**Work instructions**
Using the entries below, show all lines with the string "every".

-- Input data follows --

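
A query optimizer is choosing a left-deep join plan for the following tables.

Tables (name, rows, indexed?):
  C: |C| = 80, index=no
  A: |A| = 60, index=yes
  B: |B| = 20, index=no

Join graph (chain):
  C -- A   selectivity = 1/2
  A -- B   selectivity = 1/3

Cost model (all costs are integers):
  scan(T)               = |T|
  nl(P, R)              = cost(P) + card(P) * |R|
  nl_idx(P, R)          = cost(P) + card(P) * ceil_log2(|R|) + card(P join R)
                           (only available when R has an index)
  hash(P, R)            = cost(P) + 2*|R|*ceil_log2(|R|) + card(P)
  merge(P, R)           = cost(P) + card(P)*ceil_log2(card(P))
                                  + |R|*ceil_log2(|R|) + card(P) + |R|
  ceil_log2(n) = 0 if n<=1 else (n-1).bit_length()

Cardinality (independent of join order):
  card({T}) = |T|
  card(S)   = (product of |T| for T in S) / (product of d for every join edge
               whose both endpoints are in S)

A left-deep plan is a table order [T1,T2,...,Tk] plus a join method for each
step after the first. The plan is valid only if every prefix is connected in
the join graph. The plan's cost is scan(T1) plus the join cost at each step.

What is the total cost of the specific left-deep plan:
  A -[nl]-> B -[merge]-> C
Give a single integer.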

-- Input data concluded --

**Answer to the problem**
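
  card(S)   = (product of |T| for T in S) / (product of d for every join edge
step after the first. The plan is valid only if every prefix is connected in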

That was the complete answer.